[PROVIDED DATA Boundary: Start]

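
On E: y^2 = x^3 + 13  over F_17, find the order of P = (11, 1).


Compute successive multiples of P until we hit O:
  1P = (11, 1)
  2P = (4, 3)
  3P = (0, 8)
  4P = (5, 6)
  5P = (5, 11)
  6P = (0, 9)
  7P = (4, 14)
  8P = (11, 16)
  ... (continuing to 9P)
  9P = O

ord(P) = 9


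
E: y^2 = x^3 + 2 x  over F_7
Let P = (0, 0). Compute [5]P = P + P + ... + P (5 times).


k = 5 = 101_2 (binary, LSB first: 101)
Double-and-add from P = (0, 0):
  bit 0 = 1: acc = O + (0, 0) = (0, 0)
  bit 1 = 0: acc unchanged = (0, 0)
  bit 2 = 1: acc = (0, 0) + O = (0, 0)

5P = (0, 0)


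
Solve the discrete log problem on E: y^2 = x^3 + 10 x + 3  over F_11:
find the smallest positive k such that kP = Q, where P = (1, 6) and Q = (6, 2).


Enumerate multiples of P until we hit Q = (6, 2):
  1P = (1, 6)
  2P = (2, 3)
  3P = (6, 9)
  4P = (7, 8)
  5P = (8, 10)
  6P = (3, 7)
  7P = (10, 6)
  8P = (0, 5)
  9P = (0, 6)
  10P = (10, 5)
  11P = (3, 4)
  12P = (8, 1)
  13P = (7, 3)
  14P = (6, 2)
Match found at i = 14.

k = 14


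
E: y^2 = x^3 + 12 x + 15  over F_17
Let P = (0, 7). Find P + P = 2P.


Doubling: s = (3 x1^2 + a) / (2 y1)
s = (3*0^2 + 12) / (2*7) mod 17 = 13
x3 = s^2 - 2 x1 mod 17 = 13^2 - 2*0 = 16
y3 = s (x1 - x3) - y1 mod 17 = 13 * (0 - 16) - 7 = 6

2P = (16, 6)


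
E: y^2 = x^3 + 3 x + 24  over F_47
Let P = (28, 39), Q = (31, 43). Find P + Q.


P != Q, so use the chord formula.
s = (y2 - y1) / (x2 - x1) = (4) / (3) mod 47 = 17
x3 = s^2 - x1 - x2 mod 47 = 17^2 - 28 - 31 = 42
y3 = s (x1 - x3) - y1 mod 47 = 17 * (28 - 42) - 39 = 5

P + Q = (42, 5)


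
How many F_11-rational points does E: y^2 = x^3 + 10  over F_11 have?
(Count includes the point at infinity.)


For each x in F_11, count y with y^2 = x^3 + 0 x + 10 mod 11:
  x = 1: RHS = 0, y in [0]  -> 1 point(s)
  x = 3: RHS = 4, y in [2, 9]  -> 2 point(s)
  x = 5: RHS = 3, y in [5, 6]  -> 2 point(s)
  x = 7: RHS = 1, y in [1, 10]  -> 2 point(s)
  x = 8: RHS = 5, y in [4, 7]  -> 2 point(s)
  x = 10: RHS = 9, y in [3, 8]  -> 2 point(s)
Affine points: 11. Add the point at infinity: total = 12.

#E(F_11) = 12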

[PROVIDED DATA Boundary: End]

*TASK BRIEF:* After finding the line that contains "How many F_11-rational" in the records above, copy that line and each one after it exactly, through the final line.

*FINISHED TASK:*
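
How many F_11-rational points does E: y^2 = x^3 + 10  over F_11 have?
(Count includes the point at infinity.)


For each x in F_11, count y with y^2 = x^3 + 0 x + 10 mod 11:
  x = 1: RHS = 0, y in [0]  -> 1 point(s)
  x = 3: RHS = 4, y in [2, 9]  -> 2 point(s)
  x = 5: RHS = 3, y in [5, 6]  -> 2 point(s)
  x = 7: RHS = 1, y in [1, 10]  -> 2 point(s)
  x = 8: RHS = 5, y in [4, 7]  -> 2 point(s)
  x = 10: RHS = 9, y in [3, 8]  -> 2 point(s)
Affine points: 11. Add the point at infinity: total = 12.

#E(F_11) = 12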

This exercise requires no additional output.